* [Collected data entries]:
====

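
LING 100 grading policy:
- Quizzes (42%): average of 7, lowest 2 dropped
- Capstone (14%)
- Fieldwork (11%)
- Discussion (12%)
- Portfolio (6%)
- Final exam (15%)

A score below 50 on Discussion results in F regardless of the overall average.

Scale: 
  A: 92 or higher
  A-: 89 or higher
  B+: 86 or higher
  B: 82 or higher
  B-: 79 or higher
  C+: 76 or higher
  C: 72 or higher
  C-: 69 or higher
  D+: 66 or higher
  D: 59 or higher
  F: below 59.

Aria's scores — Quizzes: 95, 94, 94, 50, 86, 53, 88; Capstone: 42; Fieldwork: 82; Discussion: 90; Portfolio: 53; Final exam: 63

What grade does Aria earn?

C+

Quizzes: drop 50, 53 → average of remaining 5 = 457/5 = 91.4
Discussion score 90 ≥ 50: minimum met.
Weighted total:
  Quizzes 91.4 × 0.42 = 38.388
  Capstone 42 × 0.14 = 5.88
  Fieldwork 82 × 0.11 = 9.02
  Discussion 90 × 0.12 = 10.8
  Portfolio 53 × 0.06 = 3.18
  Final exam 63 × 0.15 = 9.45
Sum = 76.718
76.718 is ≥ 76 and < 79 → C+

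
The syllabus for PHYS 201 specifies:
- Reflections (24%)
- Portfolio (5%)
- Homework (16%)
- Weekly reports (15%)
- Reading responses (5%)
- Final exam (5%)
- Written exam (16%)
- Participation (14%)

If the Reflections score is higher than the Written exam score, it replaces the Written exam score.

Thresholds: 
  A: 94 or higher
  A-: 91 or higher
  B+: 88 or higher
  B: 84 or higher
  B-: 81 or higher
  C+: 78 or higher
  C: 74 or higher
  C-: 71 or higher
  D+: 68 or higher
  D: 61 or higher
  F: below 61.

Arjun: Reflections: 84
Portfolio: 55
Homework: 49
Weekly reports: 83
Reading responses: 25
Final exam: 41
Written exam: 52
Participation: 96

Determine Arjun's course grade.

Reflections (84) > Written exam (52), so Written exam counts as 84.
Weighted total:
  Reflections 84 × 0.24 = 20.16
  Portfolio 55 × 0.05 = 2.75
  Homework 49 × 0.16 = 7.84
  Weekly reports 83 × 0.15 = 12.45
  Reading responses 25 × 0.05 = 1.25
  Final exam 41 × 0.05 = 2.05
  Written exam 84 × 0.16 = 13.44
  Participation 96 × 0.14 = 13.44
Sum = 73.38
73.38 is ≥ 71 and < 74 → C-

C-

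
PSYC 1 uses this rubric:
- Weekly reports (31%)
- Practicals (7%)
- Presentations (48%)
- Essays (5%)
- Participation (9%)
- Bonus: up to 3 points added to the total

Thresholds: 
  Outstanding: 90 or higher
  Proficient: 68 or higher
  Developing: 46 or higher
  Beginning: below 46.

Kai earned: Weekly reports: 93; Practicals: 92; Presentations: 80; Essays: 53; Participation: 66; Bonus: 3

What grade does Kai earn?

Weighted total:
  Weekly reports 93 × 0.31 = 28.83
  Practicals 92 × 0.07 = 6.44
  Presentations 80 × 0.48 = 38.4
  Essays 53 × 0.05 = 2.65
  Participation 66 × 0.09 = 5.94
Sum = 82.26
Bonus: 82.26 + 3 = 85.26
85.26 is ≥ 68 and < 90 → Proficient

Proficient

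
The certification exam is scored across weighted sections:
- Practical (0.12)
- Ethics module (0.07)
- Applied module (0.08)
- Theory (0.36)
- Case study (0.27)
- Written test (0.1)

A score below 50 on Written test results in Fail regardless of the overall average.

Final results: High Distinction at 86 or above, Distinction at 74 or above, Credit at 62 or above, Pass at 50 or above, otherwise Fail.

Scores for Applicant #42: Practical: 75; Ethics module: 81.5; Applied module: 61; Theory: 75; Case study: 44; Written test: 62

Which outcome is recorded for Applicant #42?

Written test score 62 ≥ 50: minimum met.
Weighted total:
  Practical 75 × 0.12 = 9
  Ethics module 81.5 × 0.07 = 5.705
  Applied module 61 × 0.08 = 4.88
  Theory 75 × 0.36 = 27
  Case study 44 × 0.27 = 11.88
  Written test 62 × 0.1 = 6.2
Sum = 64.665
64.665 is ≥ 62 and < 74 → Credit

Credit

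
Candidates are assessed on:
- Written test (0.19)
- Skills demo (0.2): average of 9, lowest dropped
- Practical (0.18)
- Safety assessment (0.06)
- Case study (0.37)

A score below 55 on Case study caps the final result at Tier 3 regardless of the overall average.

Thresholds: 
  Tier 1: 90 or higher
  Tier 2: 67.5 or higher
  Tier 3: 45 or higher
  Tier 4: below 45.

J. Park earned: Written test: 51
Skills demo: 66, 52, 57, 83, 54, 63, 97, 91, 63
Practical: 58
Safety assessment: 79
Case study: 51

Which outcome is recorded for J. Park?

Skills demo: drop 52 → average of remaining 8 = 574/8 = 71.75
Case study score 51 < 55: minimum not met.
Weighted total:
  Written test 51 × 0.19 = 9.69
  Skills demo 71.75 × 0.2 = 14.35
  Practical 58 × 0.18 = 10.44
  Safety assessment 79 × 0.06 = 4.74
  Case study 51 × 0.37 = 18.87
Sum = 58.09
58.09 would be Tier 3; cap at Tier 3 applies → Tier 3.

Tier 3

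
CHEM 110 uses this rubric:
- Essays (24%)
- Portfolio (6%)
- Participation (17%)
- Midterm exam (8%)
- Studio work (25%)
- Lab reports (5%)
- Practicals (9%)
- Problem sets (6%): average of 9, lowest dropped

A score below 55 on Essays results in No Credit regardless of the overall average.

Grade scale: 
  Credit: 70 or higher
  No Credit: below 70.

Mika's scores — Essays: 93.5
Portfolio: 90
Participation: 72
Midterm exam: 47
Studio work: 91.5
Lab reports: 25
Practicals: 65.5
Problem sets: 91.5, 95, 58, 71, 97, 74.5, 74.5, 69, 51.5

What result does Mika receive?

Problem sets: drop 51.5 → average of remaining 8 = 630.5/8 = 78.8125
Essays score 93.5 ≥ 55: minimum met.
Weighted total:
  Essays 93.5 × 0.24 = 22.44
  Portfolio 90 × 0.06 = 5.4
  Participation 72 × 0.17 = 12.24
  Midterm exam 47 × 0.08 = 3.76
  Studio work 91.5 × 0.25 = 22.875
  Lab reports 25 × 0.05 = 1.25
  Practicals 65.5 × 0.09 = 5.895
  Problem sets 78.8125 × 0.06 = 4.72875
Sum = 78.58875
78.58875 ≥ 70 → Credit

Credit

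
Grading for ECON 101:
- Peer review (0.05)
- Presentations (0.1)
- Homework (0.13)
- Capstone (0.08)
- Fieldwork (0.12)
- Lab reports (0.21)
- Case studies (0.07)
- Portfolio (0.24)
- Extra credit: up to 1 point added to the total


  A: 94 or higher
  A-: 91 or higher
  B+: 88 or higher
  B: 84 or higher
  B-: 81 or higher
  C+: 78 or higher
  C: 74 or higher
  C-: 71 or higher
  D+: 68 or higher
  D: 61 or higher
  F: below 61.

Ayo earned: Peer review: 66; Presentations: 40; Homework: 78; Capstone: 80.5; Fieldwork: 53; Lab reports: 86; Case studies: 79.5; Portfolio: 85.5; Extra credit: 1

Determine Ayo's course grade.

C

Weighted total:
  Peer review 66 × 0.05 = 3.3
  Presentations 40 × 0.1 = 4
  Homework 78 × 0.13 = 10.14
  Capstone 80.5 × 0.08 = 6.44
  Fieldwork 53 × 0.12 = 6.36
  Lab reports 86 × 0.21 = 18.06
  Case studies 79.5 × 0.07 = 5.565
  Portfolio 85.5 × 0.24 = 20.52
Sum = 74.385
Extra credit: 74.385 + 1 = 75.385
75.385 is ≥ 74 and < 78 → C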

====

* [DIRECTIONS FOR THIS TASK]: Retype the entries exactly, including every line.

* [THE COMPLETED TASK]:
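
LING 100 grading policy:
- Quizzes (42%): average of 7, lowest 2 dropped
- Capstone (14%)
- Fieldwork (11%)
- Discussion (12%)
- Portfolio (6%)
- Final exam (15%)

A score below 50 on Discussion results in F regardless of the overall average.

Scale: 
  A: 92 or higher
  A-: 89 or higher
  B+: 86 or higher
  B: 82 or higher
  B-: 79 or higher
  C+: 76 or higher
  C: 72 or higher
  C-: 69 or higher
  D+: 66 or higher
  D: 59 or higher
  F: below 59.

Aria's scores — Quizzes: 95, 94, 94, 50, 86, 53, 88; Capstone: 42; Fieldwork: 82; Discussion: 90; Portfolio: 53; Final exam: 63

What grade does Aria earn?

C+

Quizzes: drop 50, 53 → average of remaining 5 = 457/5 = 91.4
Discussion score 90 ≥ 50: minimum met.
Weighted total:
  Quizzes 91.4 × 0.42 = 38.388
  Capstone 42 × 0.14 = 5.88
  Fieldwork 82 × 0.11 = 9.02
  Discussion 90 × 0.12 = 10.8
  Portfolio 53 × 0.06 = 3.18
  Final exam 63 × 0.15 = 9.45
Sum = 76.718
76.718 is ≥ 76 and < 79 → C+

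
The syllabus for PHYS 201 specifies:
- Reflections (24%)
- Portfolio (5%)
- Homework (16%)
- Weekly reports (15%)
- Reading responses (5%)
- Final exam (5%)
- Written exam (16%)
- Participation (14%)

If the Reflections score is higher than the Written exam score, it replaces the Written exam score.

Thresholds: 
  A: 94 or higher
  A-: 91 or higher
  B+: 88 or higher
  B: 84 or higher
  B-: 81 or higher
  C+: 78 or higher
  C: 74 or higher
  C-: 71 or higher
  D+: 68 or higher
  D: 61 or higher
  F: below 61.

Arjun: Reflections: 84
Portfolio: 55
Homework: 49
Weekly reports: 83
Reading responses: 25
Final exam: 41
Written exam: 52
Participation: 96

Determine Arjun's course grade.

Reflections (84) > Written exam (52), so Written exam counts as 84.
Weighted total:
  Reflections 84 × 0.24 = 20.16
  Portfolio 55 × 0.05 = 2.75
  Homework 49 × 0.16 = 7.84
  Weekly reports 83 × 0.15 = 12.45
  Reading responses 25 × 0.05 = 1.25
  Final exam 41 × 0.05 = 2.05
  Written exam 84 × 0.16 = 13.44
  Participation 96 × 0.14 = 13.44
Sum = 73.38
73.38 is ≥ 71 and < 74 → C-

C-

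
PSYC 1 uses this rubric:
- Weekly reports (31%)
- Practicals (7%)
- Presentations (48%)
- Essays (5%)
- Participation (9%)
- Bonus: up to 3 points added to the total

Thresholds: 
  Outstanding: 90 or higher
  Proficient: 68 or higher
  Developing: 46 or higher
  Beginning: below 46.

Kai earned: Weekly reports: 93; Practicals: 92; Presentations: 80; Essays: 53; Participation: 66; Bonus: 3

What grade does Kai earn?

Weighted total:
  Weekly reports 93 × 0.31 = 28.83
  Practicals 92 × 0.07 = 6.44
  Presentations 80 × 0.48 = 38.4
  Essays 53 × 0.05 = 2.65
  Participation 66 × 0.09 = 5.94
Sum = 82.26
Bonus: 82.26 + 3 = 85.26
85.26 is ≥ 68 and < 90 → Proficient

Proficient

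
The certification exam is scored across weighted sections:
- Practical (0.12)
- Ethics module (0.07)
- Applied module (0.08)
- Theory (0.36)
- Case study (0.27)
- Written test (0.1)

A score below 50 on Written test results in Fail regardless of the overall average.

Final results: High Distinction at 86 or above, Distinction at 74 or above, Credit at 62 or above, Pass at 50 or above, otherwise Fail.

Scores for Applicant #42: Practical: 75; Ethics module: 81.5; Applied module: 61; Theory: 75; Case study: 44; Written test: 62

Which outcome is recorded for Applicant #42?

Written test score 62 ≥ 50: minimum met.
Weighted total:
  Practical 75 × 0.12 = 9
  Ethics module 81.5 × 0.07 = 5.705
  Applied module 61 × 0.08 = 4.88
  Theory 75 × 0.36 = 27
  Case study 44 × 0.27 = 11.88
  Written test 62 × 0.1 = 6.2
Sum = 64.665
64.665 is ≥ 62 and < 74 → Credit

Credit

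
Candidates are assessed on:
- Written test (0.19)
- Skills demo (0.2): average of 9, lowest dropped
- Practical (0.18)
- Safety assessment (0.06)
- Case study (0.37)

A score below 55 on Case study caps the final result at Tier 3 regardless of the overall average.

Thresholds: 
  Tier 1: 90 or higher
  Tier 2: 67.5 or higher
  Tier 3: 45 or higher
  Tier 4: below 45.

J. Park earned: Written test: 51
Skills demo: 66, 52, 57, 83, 54, 63, 97, 91, 63
Practical: 58
Safety assessment: 79
Case study: 51

Which outcome is recorded for J. Park?

Skills demo: drop 52 → average of remaining 8 = 574/8 = 71.75
Case study score 51 < 55: minimum not met.
Weighted total:
  Written test 51 × 0.19 = 9.69
  Skills demo 71.75 × 0.2 = 14.35
  Practical 58 × 0.18 = 10.44
  Safety assessment 79 × 0.06 = 4.74
  Case study 51 × 0.37 = 18.87
Sum = 58.09
58.09 would be Tier 3; cap at Tier 3 applies → Tier 3.

Tier 3

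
CHEM 110 uses this rubric:
- Essays (24%)
- Portfolio (6%)
- Participation (17%)
- Midterm exam (8%)
- Studio work (25%)
- Lab reports (5%)
- Practicals (9%)
- Problem sets (6%): average of 9, lowest dropped

A score below 55 on Essays results in No Credit regardless of the overall average.

Grade scale: 
  Credit: 70 or higher
  No Credit: below 70.

Mika's scores — Essays: 93.5
Portfolio: 90
Participation: 72
Midterm exam: 47
Studio work: 91.5
Lab reports: 25
Practicals: 65.5
Problem sets: 91.5, 95, 58, 71, 97, 74.5, 74.5, 69, 51.5

What result does Mika receive?

Problem sets: drop 51.5 → average of remaining 8 = 630.5/8 = 78.8125
Essays score 93.5 ≥ 55: minimum met.
Weighted total:
  Essays 93.5 × 0.24 = 22.44
  Portfolio 90 × 0.06 = 5.4
  Participation 72 × 0.17 = 12.24
  Midterm exam 47 × 0.08 = 3.76
  Studio work 91.5 × 0.25 = 22.875
  Lab reports 25 × 0.05 = 1.25
  Practicals 65.5 × 0.09 = 5.895
  Problem sets 78.8125 × 0.06 = 4.72875
Sum = 78.58875
78.58875 ≥ 70 → Credit

Credit

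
Grading for ECON 101:
- Peer review (0.05)
- Presentations (0.1)
- Homework (0.13)
- Capstone (0.08)
- Fieldwork (0.12)
- Lab reports (0.21)
- Case studies (0.07)
- Portfolio (0.24)
- Extra credit: up to 1 point added to the total


  A: 94 or higher
  A-: 91 or higher
  B+: 88 or higher
  B: 84 or higher
  B-: 81 or higher
  C+: 78 or higher
  C: 74 or higher
  C-: 71 or higher
  D+: 68 or higher
  D: 61 or higher
  F: below 61.

Ayo earned: Peer review: 66; Presentations: 40; Homework: 78; Capstone: 80.5; Fieldwork: 53; Lab reports: 86; Case studies: 79.5; Portfolio: 85.5; Extra credit: 1

Determine Ayo's course grade.

C

Weighted total:
  Peer review 66 × 0.05 = 3.3
  Presentations 40 × 0.1 = 4
  Homework 78 × 0.13 = 10.14
  Capstone 80.5 × 0.08 = 6.44
  Fieldwork 53 × 0.12 = 6.36
  Lab reports 86 × 0.21 = 18.06
  Case studies 79.5 × 0.07 = 5.565
  Portfolio 85.5 × 0.24 = 20.52
Sum = 74.385
Extra credit: 74.385 + 1 = 75.385
75.385 is ≥ 74 and < 78 → C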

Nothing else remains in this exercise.